**Task:**
Which lines run from the line containing "Calculate the energy released when an electron in H" through the end of the records below? Reproduce them exactly, and nothing else.

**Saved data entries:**
_ _ _ _ _ _ _
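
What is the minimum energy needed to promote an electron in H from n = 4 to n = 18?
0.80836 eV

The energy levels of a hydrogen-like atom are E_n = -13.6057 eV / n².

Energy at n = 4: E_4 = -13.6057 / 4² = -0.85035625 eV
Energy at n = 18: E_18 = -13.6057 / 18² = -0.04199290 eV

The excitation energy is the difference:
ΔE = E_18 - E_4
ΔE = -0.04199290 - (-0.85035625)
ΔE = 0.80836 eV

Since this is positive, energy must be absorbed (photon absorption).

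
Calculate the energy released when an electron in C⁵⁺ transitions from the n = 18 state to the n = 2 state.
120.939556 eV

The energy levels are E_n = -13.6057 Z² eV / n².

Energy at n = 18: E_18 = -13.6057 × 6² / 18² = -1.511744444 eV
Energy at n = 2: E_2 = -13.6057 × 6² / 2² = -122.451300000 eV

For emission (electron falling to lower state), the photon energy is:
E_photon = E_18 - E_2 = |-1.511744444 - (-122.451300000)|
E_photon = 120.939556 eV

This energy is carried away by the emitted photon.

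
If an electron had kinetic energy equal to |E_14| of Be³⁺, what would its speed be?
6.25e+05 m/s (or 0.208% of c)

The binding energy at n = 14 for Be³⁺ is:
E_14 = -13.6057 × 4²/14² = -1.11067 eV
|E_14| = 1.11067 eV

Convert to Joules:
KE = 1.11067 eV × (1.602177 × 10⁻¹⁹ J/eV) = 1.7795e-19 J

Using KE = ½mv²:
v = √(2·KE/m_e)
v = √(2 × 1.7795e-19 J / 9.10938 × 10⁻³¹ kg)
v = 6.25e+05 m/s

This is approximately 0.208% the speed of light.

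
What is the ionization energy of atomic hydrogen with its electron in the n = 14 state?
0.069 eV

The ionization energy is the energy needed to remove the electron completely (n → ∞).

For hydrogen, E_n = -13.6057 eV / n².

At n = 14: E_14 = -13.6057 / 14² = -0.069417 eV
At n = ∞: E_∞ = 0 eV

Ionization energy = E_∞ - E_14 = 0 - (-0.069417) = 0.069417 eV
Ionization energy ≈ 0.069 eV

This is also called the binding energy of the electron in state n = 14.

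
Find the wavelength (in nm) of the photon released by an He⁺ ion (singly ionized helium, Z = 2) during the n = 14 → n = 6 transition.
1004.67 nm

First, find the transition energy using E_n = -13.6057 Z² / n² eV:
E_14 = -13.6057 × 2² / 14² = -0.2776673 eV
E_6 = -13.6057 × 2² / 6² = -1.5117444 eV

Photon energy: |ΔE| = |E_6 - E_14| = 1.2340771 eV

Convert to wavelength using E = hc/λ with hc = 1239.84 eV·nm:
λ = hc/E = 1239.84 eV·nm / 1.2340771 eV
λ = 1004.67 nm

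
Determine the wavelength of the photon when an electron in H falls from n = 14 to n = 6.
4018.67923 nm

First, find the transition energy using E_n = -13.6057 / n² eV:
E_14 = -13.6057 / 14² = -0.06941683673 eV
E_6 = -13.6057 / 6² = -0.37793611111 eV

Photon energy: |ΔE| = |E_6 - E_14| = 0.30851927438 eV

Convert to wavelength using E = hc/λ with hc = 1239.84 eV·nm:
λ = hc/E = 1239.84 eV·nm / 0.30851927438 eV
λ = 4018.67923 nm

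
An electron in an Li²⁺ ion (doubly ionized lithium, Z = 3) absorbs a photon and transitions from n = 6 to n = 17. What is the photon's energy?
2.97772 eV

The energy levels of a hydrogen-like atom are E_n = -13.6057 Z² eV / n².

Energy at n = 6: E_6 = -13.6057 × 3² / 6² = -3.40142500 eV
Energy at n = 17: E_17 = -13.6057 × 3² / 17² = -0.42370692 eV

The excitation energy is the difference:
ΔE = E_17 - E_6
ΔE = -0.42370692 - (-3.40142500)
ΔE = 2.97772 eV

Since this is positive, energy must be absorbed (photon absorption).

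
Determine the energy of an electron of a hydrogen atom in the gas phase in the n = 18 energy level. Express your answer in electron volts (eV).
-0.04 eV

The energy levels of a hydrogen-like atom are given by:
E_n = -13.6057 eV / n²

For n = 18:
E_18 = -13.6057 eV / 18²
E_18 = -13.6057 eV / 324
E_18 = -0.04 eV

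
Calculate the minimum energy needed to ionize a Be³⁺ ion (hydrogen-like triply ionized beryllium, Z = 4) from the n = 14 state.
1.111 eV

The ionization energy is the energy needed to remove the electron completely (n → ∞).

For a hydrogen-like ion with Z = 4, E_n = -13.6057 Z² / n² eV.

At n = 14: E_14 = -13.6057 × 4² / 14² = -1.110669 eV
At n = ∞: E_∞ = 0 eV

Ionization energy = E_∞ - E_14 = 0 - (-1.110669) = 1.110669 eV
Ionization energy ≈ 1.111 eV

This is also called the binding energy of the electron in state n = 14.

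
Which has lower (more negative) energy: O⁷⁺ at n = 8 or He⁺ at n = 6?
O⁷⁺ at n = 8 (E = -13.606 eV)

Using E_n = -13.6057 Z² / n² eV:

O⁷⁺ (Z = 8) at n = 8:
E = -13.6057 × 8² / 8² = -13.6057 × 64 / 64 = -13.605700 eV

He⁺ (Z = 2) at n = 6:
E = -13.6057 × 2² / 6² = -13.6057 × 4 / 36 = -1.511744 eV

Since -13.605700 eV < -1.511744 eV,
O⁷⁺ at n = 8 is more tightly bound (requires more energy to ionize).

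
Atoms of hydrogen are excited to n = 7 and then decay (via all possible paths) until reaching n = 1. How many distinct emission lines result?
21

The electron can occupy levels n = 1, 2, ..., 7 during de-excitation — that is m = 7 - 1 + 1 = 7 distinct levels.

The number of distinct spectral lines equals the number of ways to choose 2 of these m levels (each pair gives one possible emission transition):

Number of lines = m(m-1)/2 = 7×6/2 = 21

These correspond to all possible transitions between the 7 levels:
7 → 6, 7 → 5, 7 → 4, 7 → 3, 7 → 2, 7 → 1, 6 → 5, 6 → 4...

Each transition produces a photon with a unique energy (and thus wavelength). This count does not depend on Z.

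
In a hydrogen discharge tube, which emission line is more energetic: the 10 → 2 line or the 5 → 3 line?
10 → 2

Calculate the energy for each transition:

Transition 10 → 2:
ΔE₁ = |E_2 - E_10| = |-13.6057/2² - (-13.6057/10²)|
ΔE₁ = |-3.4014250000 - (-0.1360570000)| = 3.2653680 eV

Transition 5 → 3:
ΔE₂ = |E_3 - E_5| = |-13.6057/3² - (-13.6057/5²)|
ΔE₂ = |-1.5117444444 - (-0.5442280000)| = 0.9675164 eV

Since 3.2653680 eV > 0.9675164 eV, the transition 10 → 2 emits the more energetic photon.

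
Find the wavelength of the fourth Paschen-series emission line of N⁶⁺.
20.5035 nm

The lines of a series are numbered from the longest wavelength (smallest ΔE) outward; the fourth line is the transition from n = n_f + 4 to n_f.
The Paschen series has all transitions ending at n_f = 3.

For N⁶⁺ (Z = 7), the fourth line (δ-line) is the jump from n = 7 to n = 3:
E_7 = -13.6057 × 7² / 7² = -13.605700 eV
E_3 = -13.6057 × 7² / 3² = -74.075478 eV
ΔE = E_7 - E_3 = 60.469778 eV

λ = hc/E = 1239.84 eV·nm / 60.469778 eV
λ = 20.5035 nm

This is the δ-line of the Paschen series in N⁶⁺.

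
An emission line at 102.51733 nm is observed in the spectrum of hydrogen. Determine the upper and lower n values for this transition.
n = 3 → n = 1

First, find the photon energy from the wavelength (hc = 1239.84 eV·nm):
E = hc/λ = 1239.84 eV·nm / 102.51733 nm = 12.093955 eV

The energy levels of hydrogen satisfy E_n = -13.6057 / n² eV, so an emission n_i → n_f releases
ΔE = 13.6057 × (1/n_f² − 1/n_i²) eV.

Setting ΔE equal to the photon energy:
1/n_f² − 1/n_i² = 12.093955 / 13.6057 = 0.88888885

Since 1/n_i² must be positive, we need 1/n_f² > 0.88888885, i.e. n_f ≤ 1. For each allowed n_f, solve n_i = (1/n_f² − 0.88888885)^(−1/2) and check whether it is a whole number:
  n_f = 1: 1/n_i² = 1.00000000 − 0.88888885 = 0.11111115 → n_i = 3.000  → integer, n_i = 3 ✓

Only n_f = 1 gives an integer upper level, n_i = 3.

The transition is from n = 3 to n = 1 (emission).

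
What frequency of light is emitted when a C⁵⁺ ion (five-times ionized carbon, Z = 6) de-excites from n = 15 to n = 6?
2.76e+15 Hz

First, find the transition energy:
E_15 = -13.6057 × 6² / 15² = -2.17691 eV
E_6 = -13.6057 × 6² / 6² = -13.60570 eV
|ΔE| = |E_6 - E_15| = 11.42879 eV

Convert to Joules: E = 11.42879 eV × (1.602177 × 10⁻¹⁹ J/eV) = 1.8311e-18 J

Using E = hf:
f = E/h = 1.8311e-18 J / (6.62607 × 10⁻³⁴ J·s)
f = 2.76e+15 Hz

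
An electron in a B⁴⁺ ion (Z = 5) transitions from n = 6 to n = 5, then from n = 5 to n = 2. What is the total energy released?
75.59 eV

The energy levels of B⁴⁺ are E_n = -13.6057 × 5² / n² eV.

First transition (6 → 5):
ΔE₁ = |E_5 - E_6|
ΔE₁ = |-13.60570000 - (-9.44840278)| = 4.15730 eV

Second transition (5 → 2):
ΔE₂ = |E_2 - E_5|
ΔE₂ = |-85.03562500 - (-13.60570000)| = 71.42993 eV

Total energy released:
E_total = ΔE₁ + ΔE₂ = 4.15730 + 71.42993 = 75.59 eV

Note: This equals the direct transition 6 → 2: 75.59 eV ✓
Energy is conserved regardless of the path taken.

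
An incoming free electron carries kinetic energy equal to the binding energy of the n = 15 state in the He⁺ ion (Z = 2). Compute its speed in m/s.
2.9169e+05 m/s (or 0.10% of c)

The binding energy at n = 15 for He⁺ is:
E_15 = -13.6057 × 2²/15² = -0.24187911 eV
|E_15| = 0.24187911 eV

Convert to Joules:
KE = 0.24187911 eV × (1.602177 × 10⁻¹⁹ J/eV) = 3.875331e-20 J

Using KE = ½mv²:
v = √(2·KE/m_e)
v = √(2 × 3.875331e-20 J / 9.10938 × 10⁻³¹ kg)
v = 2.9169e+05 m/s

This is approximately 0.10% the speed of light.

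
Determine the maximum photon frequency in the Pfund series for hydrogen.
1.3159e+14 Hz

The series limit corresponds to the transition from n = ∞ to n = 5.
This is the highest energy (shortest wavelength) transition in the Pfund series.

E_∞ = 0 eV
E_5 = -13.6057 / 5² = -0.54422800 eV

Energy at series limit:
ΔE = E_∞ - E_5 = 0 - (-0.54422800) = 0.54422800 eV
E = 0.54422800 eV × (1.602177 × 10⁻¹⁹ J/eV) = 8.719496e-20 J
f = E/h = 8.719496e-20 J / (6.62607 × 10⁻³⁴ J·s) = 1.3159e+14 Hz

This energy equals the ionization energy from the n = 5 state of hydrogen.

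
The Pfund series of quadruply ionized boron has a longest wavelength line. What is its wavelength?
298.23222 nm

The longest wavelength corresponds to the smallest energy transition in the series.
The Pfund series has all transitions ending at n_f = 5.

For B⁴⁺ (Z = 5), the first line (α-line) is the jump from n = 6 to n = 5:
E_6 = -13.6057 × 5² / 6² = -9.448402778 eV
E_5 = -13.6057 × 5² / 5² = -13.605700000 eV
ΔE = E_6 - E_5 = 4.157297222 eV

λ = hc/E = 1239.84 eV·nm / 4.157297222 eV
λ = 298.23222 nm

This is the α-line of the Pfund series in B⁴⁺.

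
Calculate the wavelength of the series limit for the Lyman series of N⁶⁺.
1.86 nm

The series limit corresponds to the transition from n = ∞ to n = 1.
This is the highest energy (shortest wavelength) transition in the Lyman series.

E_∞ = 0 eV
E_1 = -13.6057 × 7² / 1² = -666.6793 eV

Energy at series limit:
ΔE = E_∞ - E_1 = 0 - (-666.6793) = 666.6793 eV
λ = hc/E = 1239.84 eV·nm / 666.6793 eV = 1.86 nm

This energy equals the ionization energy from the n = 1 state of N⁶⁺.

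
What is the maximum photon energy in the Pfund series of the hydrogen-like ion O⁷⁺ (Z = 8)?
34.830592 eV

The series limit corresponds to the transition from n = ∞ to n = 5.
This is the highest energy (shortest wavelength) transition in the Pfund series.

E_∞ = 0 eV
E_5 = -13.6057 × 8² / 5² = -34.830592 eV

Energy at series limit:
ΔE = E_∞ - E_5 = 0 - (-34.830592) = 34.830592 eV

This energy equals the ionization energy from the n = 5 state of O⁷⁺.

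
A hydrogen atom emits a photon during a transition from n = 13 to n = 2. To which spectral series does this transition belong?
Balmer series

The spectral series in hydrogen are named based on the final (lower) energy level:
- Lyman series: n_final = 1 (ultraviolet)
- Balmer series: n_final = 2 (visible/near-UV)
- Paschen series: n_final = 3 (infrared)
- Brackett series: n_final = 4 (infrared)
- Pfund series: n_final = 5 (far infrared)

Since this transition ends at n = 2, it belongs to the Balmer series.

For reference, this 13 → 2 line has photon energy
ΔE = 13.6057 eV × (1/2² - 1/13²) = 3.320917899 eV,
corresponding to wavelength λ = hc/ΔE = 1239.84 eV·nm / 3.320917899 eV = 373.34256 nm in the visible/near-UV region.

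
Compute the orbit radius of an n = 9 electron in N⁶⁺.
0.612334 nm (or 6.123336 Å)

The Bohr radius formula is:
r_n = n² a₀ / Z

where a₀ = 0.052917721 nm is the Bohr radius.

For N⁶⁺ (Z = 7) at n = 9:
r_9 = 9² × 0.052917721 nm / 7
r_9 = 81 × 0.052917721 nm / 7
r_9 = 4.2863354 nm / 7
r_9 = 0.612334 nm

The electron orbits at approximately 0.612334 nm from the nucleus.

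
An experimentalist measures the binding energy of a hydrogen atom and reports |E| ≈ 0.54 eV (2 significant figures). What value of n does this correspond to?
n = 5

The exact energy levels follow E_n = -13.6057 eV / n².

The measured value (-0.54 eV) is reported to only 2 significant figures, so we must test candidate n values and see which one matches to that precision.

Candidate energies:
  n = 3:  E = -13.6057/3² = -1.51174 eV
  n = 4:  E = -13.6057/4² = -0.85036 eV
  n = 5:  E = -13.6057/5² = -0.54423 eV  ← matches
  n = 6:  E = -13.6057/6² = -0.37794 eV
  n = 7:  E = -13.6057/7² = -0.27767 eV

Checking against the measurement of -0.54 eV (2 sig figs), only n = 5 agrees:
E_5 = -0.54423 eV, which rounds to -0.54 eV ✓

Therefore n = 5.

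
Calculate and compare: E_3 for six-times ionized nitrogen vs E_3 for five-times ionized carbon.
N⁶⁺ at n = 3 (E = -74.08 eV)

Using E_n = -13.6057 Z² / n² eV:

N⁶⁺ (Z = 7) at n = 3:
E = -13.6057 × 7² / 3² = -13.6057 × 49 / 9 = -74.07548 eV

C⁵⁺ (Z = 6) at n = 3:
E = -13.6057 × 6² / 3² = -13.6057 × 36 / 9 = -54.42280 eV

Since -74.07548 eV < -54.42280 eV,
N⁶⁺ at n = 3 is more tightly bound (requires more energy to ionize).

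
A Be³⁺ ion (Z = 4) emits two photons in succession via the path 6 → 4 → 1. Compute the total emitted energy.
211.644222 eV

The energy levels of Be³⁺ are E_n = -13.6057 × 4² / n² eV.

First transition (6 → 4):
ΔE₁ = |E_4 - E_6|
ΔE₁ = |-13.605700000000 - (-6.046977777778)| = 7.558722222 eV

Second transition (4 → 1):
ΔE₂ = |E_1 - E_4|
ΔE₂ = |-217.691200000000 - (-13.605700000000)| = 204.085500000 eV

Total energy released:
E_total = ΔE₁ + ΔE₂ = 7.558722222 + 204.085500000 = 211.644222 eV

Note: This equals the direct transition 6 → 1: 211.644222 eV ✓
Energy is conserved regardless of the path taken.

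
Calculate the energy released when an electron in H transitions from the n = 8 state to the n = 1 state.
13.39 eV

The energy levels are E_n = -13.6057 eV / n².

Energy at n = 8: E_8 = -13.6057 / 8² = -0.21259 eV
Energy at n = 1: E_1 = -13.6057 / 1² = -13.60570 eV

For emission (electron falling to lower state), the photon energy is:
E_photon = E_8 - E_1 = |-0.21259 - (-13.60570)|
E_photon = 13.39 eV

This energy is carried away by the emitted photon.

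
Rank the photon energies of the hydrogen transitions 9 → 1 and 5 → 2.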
_ _ _ _ _ _ _
**Finished task:**
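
Calculate the energy released when an electron in H transitions from the n = 8 state to the n = 1 state.
13.39 eV

The energy levels are E_n = -13.6057 eV / n².

Energy at n = 8: E_8 = -13.6057 / 8² = -0.21259 eV
Energy at n = 1: E_1 = -13.6057 / 1² = -13.60570 eV

For emission (electron falling to lower state), the photon energy is:
E_photon = E_8 - E_1 = |-0.21259 - (-13.60570)|
E_photon = 13.39 eV

This energy is carried away by the emitted photon.

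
Rank the photon energies of the hydrogen transitions 9 → 1 and 5 → 2.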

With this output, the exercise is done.